What you have to do: Every entry is to be written out word for word.

=== Input data ===

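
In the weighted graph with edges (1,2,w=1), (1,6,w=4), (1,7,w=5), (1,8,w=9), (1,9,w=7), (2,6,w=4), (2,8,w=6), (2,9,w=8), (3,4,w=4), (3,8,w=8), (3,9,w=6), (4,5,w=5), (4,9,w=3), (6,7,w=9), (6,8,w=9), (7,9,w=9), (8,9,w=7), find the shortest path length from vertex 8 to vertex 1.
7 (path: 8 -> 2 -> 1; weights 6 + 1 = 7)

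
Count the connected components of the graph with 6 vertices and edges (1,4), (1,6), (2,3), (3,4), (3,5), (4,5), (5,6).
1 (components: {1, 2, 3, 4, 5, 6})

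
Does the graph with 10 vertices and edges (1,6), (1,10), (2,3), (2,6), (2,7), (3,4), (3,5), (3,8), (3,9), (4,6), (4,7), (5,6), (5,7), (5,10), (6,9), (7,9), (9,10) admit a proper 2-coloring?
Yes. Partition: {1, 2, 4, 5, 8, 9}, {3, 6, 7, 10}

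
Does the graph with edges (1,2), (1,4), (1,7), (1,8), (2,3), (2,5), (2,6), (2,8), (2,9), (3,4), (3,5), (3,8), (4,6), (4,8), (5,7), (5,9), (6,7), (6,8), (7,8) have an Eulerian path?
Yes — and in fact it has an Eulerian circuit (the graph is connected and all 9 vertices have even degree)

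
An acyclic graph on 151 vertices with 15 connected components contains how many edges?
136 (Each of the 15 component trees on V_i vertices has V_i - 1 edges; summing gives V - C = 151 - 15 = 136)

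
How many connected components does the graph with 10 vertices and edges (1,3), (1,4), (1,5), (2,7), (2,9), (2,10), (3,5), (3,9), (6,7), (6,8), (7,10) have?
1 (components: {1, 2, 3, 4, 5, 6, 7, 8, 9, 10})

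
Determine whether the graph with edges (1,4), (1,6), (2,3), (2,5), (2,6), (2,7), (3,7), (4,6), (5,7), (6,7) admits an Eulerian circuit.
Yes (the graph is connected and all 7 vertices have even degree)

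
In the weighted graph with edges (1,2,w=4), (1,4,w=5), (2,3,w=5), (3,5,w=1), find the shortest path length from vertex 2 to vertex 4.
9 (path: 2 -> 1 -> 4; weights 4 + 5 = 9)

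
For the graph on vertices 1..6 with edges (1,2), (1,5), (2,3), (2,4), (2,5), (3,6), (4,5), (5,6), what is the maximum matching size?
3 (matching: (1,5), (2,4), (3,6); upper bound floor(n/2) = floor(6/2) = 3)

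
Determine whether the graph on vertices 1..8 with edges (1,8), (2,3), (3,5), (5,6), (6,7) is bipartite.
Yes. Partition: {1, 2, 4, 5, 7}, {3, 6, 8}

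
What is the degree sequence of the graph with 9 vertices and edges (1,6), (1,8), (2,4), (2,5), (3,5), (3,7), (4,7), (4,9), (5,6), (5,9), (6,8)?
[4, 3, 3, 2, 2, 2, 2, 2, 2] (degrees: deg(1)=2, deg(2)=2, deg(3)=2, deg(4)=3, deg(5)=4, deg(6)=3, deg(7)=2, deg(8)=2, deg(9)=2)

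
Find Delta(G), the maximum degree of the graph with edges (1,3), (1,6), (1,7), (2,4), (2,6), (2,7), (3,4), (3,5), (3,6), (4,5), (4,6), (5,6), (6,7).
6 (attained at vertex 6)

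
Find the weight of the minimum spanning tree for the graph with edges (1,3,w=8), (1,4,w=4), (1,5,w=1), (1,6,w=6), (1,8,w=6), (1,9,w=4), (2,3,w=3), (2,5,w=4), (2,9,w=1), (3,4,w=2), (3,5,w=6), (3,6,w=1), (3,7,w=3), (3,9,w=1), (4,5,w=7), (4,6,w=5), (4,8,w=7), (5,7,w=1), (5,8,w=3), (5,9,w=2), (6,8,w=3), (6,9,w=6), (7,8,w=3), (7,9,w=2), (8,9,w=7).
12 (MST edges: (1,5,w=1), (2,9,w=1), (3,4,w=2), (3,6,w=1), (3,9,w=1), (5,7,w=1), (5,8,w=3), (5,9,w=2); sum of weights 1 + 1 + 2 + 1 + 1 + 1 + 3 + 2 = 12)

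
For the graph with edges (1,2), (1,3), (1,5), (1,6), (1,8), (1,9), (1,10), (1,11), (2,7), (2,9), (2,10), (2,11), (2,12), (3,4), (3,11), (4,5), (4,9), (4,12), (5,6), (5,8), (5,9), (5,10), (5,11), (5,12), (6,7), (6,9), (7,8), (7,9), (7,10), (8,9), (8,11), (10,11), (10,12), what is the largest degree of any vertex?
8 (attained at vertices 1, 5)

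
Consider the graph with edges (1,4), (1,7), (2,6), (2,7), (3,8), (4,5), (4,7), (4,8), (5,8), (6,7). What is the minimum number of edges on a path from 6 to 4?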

===

Response to this task:
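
In the weighted graph with edges (1,2,w=1), (1,6,w=4), (1,7,w=5), (1,8,w=9), (1,9,w=7), (2,6,w=4), (2,8,w=6), (2,9,w=8), (3,4,w=4), (3,8,w=8), (3,9,w=6), (4,5,w=5), (4,9,w=3), (6,7,w=9), (6,8,w=9), (7,9,w=9), (8,9,w=7), find the shortest path length from vertex 8 to vertex 1.
7 (path: 8 -> 2 -> 1; weights 6 + 1 = 7)

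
Count the connected components of the graph with 6 vertices and edges (1,4), (1,6), (2,3), (3,4), (3,5), (4,5), (5,6).
1 (components: {1, 2, 3, 4, 5, 6})

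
Does the graph with 10 vertices and edges (1,6), (1,10), (2,3), (2,6), (2,7), (3,4), (3,5), (3,8), (3,9), (4,6), (4,7), (5,6), (5,7), (5,10), (6,9), (7,9), (9,10) admit a proper 2-coloring?
Yes. Partition: {1, 2, 4, 5, 8, 9}, {3, 6, 7, 10}

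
Does the graph with edges (1,2), (1,4), (1,7), (1,8), (2,3), (2,5), (2,6), (2,8), (2,9), (3,4), (3,5), (3,8), (4,6), (4,8), (5,7), (5,9), (6,7), (6,8), (7,8) have an Eulerian path?
Yes — and in fact it has an Eulerian circuit (the graph is connected and all 9 vertices have even degree)

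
An acyclic graph on 151 vertices with 15 connected components contains how many edges?
136 (Each of the 15 component trees on V_i vertices has V_i - 1 edges; summing gives V - C = 151 - 15 = 136)

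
How many connected components does the graph with 10 vertices and edges (1,3), (1,4), (1,5), (2,7), (2,9), (2,10), (3,5), (3,9), (6,7), (6,8), (7,10) have?
1 (components: {1, 2, 3, 4, 5, 6, 7, 8, 9, 10})

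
Determine whether the graph with edges (1,4), (1,6), (2,3), (2,5), (2,6), (2,7), (3,7), (4,6), (5,7), (6,7) admits an Eulerian circuit.
Yes (the graph is connected and all 7 vertices have even degree)

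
In the weighted graph with edges (1,2,w=4), (1,4,w=5), (2,3,w=5), (3,5,w=1), find the shortest path length from vertex 2 to vertex 4.
9 (path: 2 -> 1 -> 4; weights 4 + 5 = 9)

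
For the graph on vertices 1..6 with edges (1,2), (1,5), (2,3), (2,4), (2,5), (3,6), (4,5), (5,6), what is the maximum matching size?
3 (matching: (1,5), (2,4), (3,6); upper bound floor(n/2) = floor(6/2) = 3)

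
Determine whether the graph on vertices 1..8 with edges (1,8), (2,3), (3,5), (5,6), (6,7) is bipartite.
Yes. Partition: {1, 2, 4, 5, 7}, {3, 6, 8}

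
What is the degree sequence of the graph with 9 vertices and edges (1,6), (1,8), (2,4), (2,5), (3,5), (3,7), (4,7), (4,9), (5,6), (5,9), (6,8)?
[4, 3, 3, 2, 2, 2, 2, 2, 2] (degrees: deg(1)=2, deg(2)=2, deg(3)=2, deg(4)=3, deg(5)=4, deg(6)=3, deg(7)=2, deg(8)=2, deg(9)=2)

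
Find Delta(G), the maximum degree of the graph with edges (1,3), (1,6), (1,7), (2,4), (2,6), (2,7), (3,4), (3,5), (3,6), (4,5), (4,6), (5,6), (6,7).
6 (attained at vertex 6)

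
Find the weight of the minimum spanning tree for the graph with edges (1,3,w=8), (1,4,w=4), (1,5,w=1), (1,6,w=6), (1,8,w=6), (1,9,w=4), (2,3,w=3), (2,5,w=4), (2,9,w=1), (3,4,w=2), (3,5,w=6), (3,6,w=1), (3,7,w=3), (3,9,w=1), (4,5,w=7), (4,6,w=5), (4,8,w=7), (5,7,w=1), (5,8,w=3), (5,9,w=2), (6,8,w=3), (6,9,w=6), (7,8,w=3), (7,9,w=2), (8,9,w=7).
12 (MST edges: (1,5,w=1), (2,9,w=1), (3,4,w=2), (3,6,w=1), (3,9,w=1), (5,7,w=1), (5,8,w=3), (5,9,w=2); sum of weights 1 + 1 + 2 + 1 + 1 + 1 + 3 + 2 = 12)

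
For the graph with edges (1,2), (1,3), (1,5), (1,6), (1,8), (1,9), (1,10), (1,11), (2,7), (2,9), (2,10), (2,11), (2,12), (3,4), (3,11), (4,5), (4,9), (4,12), (5,6), (5,8), (5,9), (5,10), (5,11), (5,12), (6,7), (6,9), (7,8), (7,9), (7,10), (8,9), (8,11), (10,11), (10,12), what is the largest degree of any vertex?
8 (attained at vertices 1, 5)

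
Consider the graph with edges (1,4), (1,7), (2,6), (2,7), (3,8), (4,5), (4,7), (4,8), (5,8), (6,7). What is the minimum number of edges on a path from 6 to 4?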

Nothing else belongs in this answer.